__EXERCISE AIM__: When the string "this" occurs in a line of the records, show that line.

__SOURCE MATERIAL__:
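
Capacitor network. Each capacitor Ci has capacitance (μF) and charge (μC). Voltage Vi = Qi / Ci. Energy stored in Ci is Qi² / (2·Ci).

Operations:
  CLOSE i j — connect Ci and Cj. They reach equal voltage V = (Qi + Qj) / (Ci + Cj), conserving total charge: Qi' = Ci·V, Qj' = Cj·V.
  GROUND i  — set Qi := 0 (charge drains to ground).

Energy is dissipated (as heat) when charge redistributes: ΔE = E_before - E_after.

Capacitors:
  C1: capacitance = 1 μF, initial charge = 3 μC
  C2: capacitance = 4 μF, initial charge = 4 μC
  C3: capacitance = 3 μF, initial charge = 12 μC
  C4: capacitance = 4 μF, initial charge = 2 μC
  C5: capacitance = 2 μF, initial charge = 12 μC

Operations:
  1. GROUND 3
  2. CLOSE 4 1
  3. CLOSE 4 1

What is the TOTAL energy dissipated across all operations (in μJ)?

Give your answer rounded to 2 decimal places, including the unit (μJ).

Answer: 26.50 μJ

Derivation:
Initial: C1(1μF, Q=3μC, V=3.00V), C2(4μF, Q=4μC, V=1.00V), C3(3μF, Q=12μC, V=4.00V), C4(4μF, Q=2μC, V=0.50V), C5(2μF, Q=12μC, V=6.00V)
Op 1: GROUND 3: Q3=0; energy lost=24.000
Op 2: CLOSE 4-1: Q_total=5.00, C_total=5.00, V=1.00; Q4=4.00, Q1=1.00; dissipated=2.500
Op 3: CLOSE 4-1: Q_total=5.00, C_total=5.00, V=1.00; Q4=4.00, Q1=1.00; dissipated=0.000
Total dissipated: 26.500 μJ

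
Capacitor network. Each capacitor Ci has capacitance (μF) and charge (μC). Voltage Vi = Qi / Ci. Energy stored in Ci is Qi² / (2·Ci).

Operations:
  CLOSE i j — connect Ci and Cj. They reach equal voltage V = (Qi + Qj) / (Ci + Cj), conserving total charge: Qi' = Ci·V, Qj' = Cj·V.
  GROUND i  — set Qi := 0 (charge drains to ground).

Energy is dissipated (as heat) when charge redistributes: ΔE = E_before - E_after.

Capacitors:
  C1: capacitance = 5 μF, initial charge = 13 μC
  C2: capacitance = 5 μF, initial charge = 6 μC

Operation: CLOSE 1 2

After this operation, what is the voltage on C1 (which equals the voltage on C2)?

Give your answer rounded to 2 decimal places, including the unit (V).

Initial: C1(5μF, Q=13μC, V=2.60V), C2(5μF, Q=6μC, V=1.20V)
Op 1: CLOSE 1-2: Q_total=19.00, C_total=10.00, V=1.90; Q1=9.50, Q2=9.50; dissipated=2.450

Answer: 1.90 V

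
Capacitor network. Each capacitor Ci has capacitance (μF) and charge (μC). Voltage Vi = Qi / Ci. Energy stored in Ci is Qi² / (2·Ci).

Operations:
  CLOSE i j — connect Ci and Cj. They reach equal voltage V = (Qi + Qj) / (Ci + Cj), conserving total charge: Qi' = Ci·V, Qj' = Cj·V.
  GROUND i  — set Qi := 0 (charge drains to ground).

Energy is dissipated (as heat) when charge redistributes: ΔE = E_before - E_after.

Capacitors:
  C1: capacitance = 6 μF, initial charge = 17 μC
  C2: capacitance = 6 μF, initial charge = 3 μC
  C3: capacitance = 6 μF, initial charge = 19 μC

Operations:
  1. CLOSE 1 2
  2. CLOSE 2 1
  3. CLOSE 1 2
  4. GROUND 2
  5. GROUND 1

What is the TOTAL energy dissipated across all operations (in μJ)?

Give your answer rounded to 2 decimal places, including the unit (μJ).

Answer: 24.83 μJ

Derivation:
Initial: C1(6μF, Q=17μC, V=2.83V), C2(6μF, Q=3μC, V=0.50V), C3(6μF, Q=19μC, V=3.17V)
Op 1: CLOSE 1-2: Q_total=20.00, C_total=12.00, V=1.67; Q1=10.00, Q2=10.00; dissipated=8.167
Op 2: CLOSE 2-1: Q_total=20.00, C_total=12.00, V=1.67; Q2=10.00, Q1=10.00; dissipated=0.000
Op 3: CLOSE 1-2: Q_total=20.00, C_total=12.00, V=1.67; Q1=10.00, Q2=10.00; dissipated=0.000
Op 4: GROUND 2: Q2=0; energy lost=8.333
Op 5: GROUND 1: Q1=0; energy lost=8.333
Total dissipated: 24.833 μJ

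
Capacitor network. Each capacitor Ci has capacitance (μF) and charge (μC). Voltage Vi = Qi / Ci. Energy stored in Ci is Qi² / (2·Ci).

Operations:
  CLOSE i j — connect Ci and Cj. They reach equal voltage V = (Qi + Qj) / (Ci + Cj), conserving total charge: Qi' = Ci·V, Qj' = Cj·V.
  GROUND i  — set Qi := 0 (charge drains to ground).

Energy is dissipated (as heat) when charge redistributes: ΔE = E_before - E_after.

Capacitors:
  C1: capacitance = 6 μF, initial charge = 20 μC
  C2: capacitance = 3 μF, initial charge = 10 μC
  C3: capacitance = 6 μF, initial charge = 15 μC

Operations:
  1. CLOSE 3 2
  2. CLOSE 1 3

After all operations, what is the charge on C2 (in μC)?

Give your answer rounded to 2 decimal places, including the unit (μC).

Answer: 8.33 μC

Derivation:
Initial: C1(6μF, Q=20μC, V=3.33V), C2(3μF, Q=10μC, V=3.33V), C3(6μF, Q=15μC, V=2.50V)
Op 1: CLOSE 3-2: Q_total=25.00, C_total=9.00, V=2.78; Q3=16.67, Q2=8.33; dissipated=0.694
Op 2: CLOSE 1-3: Q_total=36.67, C_total=12.00, V=3.06; Q1=18.33, Q3=18.33; dissipated=0.463
Final charges: Q1=18.33, Q2=8.33, Q3=18.33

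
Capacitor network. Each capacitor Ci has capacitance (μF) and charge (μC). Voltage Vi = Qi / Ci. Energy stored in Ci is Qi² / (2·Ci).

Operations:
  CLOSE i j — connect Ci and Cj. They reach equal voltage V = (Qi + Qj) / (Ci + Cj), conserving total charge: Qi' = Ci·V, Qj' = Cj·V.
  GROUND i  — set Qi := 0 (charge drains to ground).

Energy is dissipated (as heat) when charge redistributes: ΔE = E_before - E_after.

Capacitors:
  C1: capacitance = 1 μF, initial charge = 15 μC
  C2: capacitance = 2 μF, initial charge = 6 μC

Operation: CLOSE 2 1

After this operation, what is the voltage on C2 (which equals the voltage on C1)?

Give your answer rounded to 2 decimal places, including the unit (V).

Initial: C1(1μF, Q=15μC, V=15.00V), C2(2μF, Q=6μC, V=3.00V)
Op 1: CLOSE 2-1: Q_total=21.00, C_total=3.00, V=7.00; Q2=14.00, Q1=7.00; dissipated=48.000

Answer: 7.00 V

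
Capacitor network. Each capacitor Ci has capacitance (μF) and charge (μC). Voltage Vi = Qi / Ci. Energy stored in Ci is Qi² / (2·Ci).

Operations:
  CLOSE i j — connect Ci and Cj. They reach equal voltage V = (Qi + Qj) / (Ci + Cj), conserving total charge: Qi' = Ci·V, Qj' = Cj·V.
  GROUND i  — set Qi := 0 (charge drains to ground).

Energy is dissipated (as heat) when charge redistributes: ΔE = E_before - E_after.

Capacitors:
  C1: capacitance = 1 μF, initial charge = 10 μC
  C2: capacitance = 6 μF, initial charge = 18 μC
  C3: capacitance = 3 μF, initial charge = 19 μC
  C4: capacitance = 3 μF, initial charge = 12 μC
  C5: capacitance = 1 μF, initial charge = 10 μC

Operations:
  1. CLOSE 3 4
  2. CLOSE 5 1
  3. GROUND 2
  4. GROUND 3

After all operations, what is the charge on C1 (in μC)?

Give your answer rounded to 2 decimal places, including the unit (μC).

Answer: 10.00 μC

Derivation:
Initial: C1(1μF, Q=10μC, V=10.00V), C2(6μF, Q=18μC, V=3.00V), C3(3μF, Q=19μC, V=6.33V), C4(3μF, Q=12μC, V=4.00V), C5(1μF, Q=10μC, V=10.00V)
Op 1: CLOSE 3-4: Q_total=31.00, C_total=6.00, V=5.17; Q3=15.50, Q4=15.50; dissipated=4.083
Op 2: CLOSE 5-1: Q_total=20.00, C_total=2.00, V=10.00; Q5=10.00, Q1=10.00; dissipated=0.000
Op 3: GROUND 2: Q2=0; energy lost=27.000
Op 4: GROUND 3: Q3=0; energy lost=40.042
Final charges: Q1=10.00, Q2=0.00, Q3=0.00, Q4=15.50, Q5=10.00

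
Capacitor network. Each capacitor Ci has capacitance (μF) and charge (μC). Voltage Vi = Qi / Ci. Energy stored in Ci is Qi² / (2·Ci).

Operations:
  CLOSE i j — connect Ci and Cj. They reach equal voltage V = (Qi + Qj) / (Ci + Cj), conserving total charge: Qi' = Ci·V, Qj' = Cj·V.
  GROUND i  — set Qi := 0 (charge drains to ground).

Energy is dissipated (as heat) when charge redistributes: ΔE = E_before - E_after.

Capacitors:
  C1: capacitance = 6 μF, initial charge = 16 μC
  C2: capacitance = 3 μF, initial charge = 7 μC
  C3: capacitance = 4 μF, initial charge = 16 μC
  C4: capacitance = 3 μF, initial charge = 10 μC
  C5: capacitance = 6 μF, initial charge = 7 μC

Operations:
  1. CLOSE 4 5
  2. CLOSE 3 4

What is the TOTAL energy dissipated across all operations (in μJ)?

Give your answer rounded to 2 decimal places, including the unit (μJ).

Answer: 8.51 μJ

Derivation:
Initial: C1(6μF, Q=16μC, V=2.67V), C2(3μF, Q=7μC, V=2.33V), C3(4μF, Q=16μC, V=4.00V), C4(3μF, Q=10μC, V=3.33V), C5(6μF, Q=7μC, V=1.17V)
Op 1: CLOSE 4-5: Q_total=17.00, C_total=9.00, V=1.89; Q4=5.67, Q5=11.33; dissipated=4.694
Op 2: CLOSE 3-4: Q_total=21.67, C_total=7.00, V=3.10; Q3=12.38, Q4=9.29; dissipated=3.820
Total dissipated: 8.515 μJ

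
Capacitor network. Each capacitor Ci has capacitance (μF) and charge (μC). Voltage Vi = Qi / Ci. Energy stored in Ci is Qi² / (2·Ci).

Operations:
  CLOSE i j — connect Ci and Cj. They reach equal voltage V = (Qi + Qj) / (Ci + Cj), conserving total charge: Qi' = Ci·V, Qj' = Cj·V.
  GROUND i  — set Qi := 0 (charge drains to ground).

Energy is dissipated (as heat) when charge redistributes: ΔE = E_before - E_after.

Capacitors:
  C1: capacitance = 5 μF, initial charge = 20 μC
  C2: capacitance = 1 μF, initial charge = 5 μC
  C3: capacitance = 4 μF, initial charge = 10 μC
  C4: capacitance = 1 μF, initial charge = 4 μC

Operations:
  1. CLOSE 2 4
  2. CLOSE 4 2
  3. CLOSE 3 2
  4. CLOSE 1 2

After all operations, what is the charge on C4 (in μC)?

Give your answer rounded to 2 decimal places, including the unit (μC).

Initial: C1(5μF, Q=20μC, V=4.00V), C2(1μF, Q=5μC, V=5.00V), C3(4μF, Q=10μC, V=2.50V), C4(1μF, Q=4μC, V=4.00V)
Op 1: CLOSE 2-4: Q_total=9.00, C_total=2.00, V=4.50; Q2=4.50, Q4=4.50; dissipated=0.250
Op 2: CLOSE 4-2: Q_total=9.00, C_total=2.00, V=4.50; Q4=4.50, Q2=4.50; dissipated=0.000
Op 3: CLOSE 3-2: Q_total=14.50, C_total=5.00, V=2.90; Q3=11.60, Q2=2.90; dissipated=1.600
Op 4: CLOSE 1-2: Q_total=22.90, C_total=6.00, V=3.82; Q1=19.08, Q2=3.82; dissipated=0.504
Final charges: Q1=19.08, Q2=3.82, Q3=11.60, Q4=4.50

Answer: 4.50 μC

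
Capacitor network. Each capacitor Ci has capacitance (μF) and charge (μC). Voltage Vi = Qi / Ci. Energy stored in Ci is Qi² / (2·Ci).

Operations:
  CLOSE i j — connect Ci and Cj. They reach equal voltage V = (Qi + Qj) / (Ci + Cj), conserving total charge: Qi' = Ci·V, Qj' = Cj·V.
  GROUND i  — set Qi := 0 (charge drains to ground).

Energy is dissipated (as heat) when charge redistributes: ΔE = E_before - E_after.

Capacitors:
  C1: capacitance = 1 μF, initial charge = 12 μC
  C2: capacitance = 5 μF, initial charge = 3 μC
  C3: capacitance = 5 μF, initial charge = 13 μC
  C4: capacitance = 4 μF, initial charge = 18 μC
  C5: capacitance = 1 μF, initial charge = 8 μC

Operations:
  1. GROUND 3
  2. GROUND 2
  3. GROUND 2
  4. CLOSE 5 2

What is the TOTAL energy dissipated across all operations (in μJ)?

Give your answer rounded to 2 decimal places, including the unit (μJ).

Answer: 44.47 μJ

Derivation:
Initial: C1(1μF, Q=12μC, V=12.00V), C2(5μF, Q=3μC, V=0.60V), C3(5μF, Q=13μC, V=2.60V), C4(4μF, Q=18μC, V=4.50V), C5(1μF, Q=8μC, V=8.00V)
Op 1: GROUND 3: Q3=0; energy lost=16.900
Op 2: GROUND 2: Q2=0; energy lost=0.900
Op 3: GROUND 2: Q2=0; energy lost=0.000
Op 4: CLOSE 5-2: Q_total=8.00, C_total=6.00, V=1.33; Q5=1.33, Q2=6.67; dissipated=26.667
Total dissipated: 44.467 μJ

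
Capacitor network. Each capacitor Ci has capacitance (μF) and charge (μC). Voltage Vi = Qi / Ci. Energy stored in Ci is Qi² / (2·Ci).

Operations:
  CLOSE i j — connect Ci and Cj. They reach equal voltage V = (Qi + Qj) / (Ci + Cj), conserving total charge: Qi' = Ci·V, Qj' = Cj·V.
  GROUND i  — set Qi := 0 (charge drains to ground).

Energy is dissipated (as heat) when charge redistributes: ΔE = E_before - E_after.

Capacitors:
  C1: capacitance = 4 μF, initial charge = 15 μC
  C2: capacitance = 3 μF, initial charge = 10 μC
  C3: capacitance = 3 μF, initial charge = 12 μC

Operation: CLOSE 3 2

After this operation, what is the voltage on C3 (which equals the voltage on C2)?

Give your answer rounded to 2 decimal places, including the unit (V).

Answer: 3.67 V

Derivation:
Initial: C1(4μF, Q=15μC, V=3.75V), C2(3μF, Q=10μC, V=3.33V), C3(3μF, Q=12μC, V=4.00V)
Op 1: CLOSE 3-2: Q_total=22.00, C_total=6.00, V=3.67; Q3=11.00, Q2=11.00; dissipated=0.333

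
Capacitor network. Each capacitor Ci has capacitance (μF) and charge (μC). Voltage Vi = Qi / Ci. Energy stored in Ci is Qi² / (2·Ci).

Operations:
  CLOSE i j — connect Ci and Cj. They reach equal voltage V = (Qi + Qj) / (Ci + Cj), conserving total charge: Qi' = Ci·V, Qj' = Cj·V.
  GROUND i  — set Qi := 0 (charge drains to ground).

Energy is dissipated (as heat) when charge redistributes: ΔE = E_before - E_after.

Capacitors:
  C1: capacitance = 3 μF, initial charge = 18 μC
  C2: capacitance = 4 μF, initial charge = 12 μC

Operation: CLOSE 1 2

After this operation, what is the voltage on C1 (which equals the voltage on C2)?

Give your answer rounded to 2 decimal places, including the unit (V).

Answer: 4.29 V

Derivation:
Initial: C1(3μF, Q=18μC, V=6.00V), C2(4μF, Q=12μC, V=3.00V)
Op 1: CLOSE 1-2: Q_total=30.00, C_total=7.00, V=4.29; Q1=12.86, Q2=17.14; dissipated=7.714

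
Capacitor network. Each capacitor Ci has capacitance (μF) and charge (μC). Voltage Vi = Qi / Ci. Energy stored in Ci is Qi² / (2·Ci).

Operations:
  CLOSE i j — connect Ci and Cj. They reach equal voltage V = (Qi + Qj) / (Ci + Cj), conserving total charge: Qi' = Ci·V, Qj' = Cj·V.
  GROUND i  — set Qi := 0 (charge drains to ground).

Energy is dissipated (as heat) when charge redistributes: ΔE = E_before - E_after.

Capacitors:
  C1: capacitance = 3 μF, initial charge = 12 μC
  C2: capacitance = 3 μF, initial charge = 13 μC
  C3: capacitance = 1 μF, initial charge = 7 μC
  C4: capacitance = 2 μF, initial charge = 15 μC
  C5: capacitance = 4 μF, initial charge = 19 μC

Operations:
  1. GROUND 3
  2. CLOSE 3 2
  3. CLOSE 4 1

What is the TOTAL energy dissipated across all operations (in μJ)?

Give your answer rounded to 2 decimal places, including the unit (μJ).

Answer: 38.89 μJ

Derivation:
Initial: C1(3μF, Q=12μC, V=4.00V), C2(3μF, Q=13μC, V=4.33V), C3(1μF, Q=7μC, V=7.00V), C4(2μF, Q=15μC, V=7.50V), C5(4μF, Q=19μC, V=4.75V)
Op 1: GROUND 3: Q3=0; energy lost=24.500
Op 2: CLOSE 3-2: Q_total=13.00, C_total=4.00, V=3.25; Q3=3.25, Q2=9.75; dissipated=7.042
Op 3: CLOSE 4-1: Q_total=27.00, C_total=5.00, V=5.40; Q4=10.80, Q1=16.20; dissipated=7.350
Total dissipated: 38.892 μJ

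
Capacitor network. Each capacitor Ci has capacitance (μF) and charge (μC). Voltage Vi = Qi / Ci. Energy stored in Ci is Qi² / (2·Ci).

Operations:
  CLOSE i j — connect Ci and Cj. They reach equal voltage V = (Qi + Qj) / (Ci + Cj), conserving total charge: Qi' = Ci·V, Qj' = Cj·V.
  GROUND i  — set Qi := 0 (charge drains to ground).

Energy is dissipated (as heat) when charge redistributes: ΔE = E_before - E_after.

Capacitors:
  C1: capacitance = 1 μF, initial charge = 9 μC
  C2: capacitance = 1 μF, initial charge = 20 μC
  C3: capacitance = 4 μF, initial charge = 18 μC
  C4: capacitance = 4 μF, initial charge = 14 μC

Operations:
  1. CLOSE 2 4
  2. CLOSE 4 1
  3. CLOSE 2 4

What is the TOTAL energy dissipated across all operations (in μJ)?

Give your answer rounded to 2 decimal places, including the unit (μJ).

Answer: 110.91 μJ

Derivation:
Initial: C1(1μF, Q=9μC, V=9.00V), C2(1μF, Q=20μC, V=20.00V), C3(4μF, Q=18μC, V=4.50V), C4(4μF, Q=14μC, V=3.50V)
Op 1: CLOSE 2-4: Q_total=34.00, C_total=5.00, V=6.80; Q2=6.80, Q4=27.20; dissipated=108.900
Op 2: CLOSE 4-1: Q_total=36.20, C_total=5.00, V=7.24; Q4=28.96, Q1=7.24; dissipated=1.936
Op 3: CLOSE 2-4: Q_total=35.76, C_total=5.00, V=7.15; Q2=7.15, Q4=28.61; dissipated=0.077
Total dissipated: 110.913 μJ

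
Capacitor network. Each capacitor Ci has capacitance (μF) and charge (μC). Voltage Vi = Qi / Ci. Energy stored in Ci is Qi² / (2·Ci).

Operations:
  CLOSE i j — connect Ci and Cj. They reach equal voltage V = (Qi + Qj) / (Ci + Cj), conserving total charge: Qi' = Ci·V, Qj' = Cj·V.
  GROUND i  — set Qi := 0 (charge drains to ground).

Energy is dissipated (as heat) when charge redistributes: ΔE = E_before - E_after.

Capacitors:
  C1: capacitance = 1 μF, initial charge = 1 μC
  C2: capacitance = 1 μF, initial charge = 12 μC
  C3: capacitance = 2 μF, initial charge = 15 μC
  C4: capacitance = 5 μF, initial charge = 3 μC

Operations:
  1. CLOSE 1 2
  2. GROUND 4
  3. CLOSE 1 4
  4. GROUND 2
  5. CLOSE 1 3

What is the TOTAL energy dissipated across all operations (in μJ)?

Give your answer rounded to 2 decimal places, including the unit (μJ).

Initial: C1(1μF, Q=1μC, V=1.00V), C2(1μF, Q=12μC, V=12.00V), C3(2μF, Q=15μC, V=7.50V), C4(5μF, Q=3μC, V=0.60V)
Op 1: CLOSE 1-2: Q_total=13.00, C_total=2.00, V=6.50; Q1=6.50, Q2=6.50; dissipated=30.250
Op 2: GROUND 4: Q4=0; energy lost=0.900
Op 3: CLOSE 1-4: Q_total=6.50, C_total=6.00, V=1.08; Q1=1.08, Q4=5.42; dissipated=17.604
Op 4: GROUND 2: Q2=0; energy lost=21.125
Op 5: CLOSE 1-3: Q_total=16.08, C_total=3.00, V=5.36; Q1=5.36, Q3=10.72; dissipated=13.725
Total dissipated: 83.604 μJ

Answer: 83.60 μJ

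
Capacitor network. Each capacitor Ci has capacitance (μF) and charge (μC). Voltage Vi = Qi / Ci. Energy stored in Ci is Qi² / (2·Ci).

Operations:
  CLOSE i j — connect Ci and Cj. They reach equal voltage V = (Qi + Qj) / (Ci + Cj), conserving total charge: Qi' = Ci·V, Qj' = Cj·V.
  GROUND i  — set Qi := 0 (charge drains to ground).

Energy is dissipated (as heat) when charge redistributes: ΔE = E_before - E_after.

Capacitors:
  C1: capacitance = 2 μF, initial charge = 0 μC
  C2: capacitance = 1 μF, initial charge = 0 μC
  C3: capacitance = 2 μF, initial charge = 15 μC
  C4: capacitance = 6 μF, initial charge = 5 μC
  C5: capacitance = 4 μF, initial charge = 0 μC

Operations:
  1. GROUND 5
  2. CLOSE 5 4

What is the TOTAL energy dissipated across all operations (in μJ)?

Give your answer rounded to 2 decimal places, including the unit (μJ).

Initial: C1(2μF, Q=0μC, V=0.00V), C2(1μF, Q=0μC, V=0.00V), C3(2μF, Q=15μC, V=7.50V), C4(6μF, Q=5μC, V=0.83V), C5(4μF, Q=0μC, V=0.00V)
Op 1: GROUND 5: Q5=0; energy lost=0.000
Op 2: CLOSE 5-4: Q_total=5.00, C_total=10.00, V=0.50; Q5=2.00, Q4=3.00; dissipated=0.833
Total dissipated: 0.833 μJ

Answer: 0.83 μJ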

__RESULT__:
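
After this operation, what is the voltage on C1 (which equals the voltage on C2)?
After this operation, what is the voltage on C2 (which equals the voltage on C1)?
After this operation, what is the voltage on C3 (which equals the voltage on C2)?
After this operation, what is the voltage on C1 (which equals the voltage on C2)?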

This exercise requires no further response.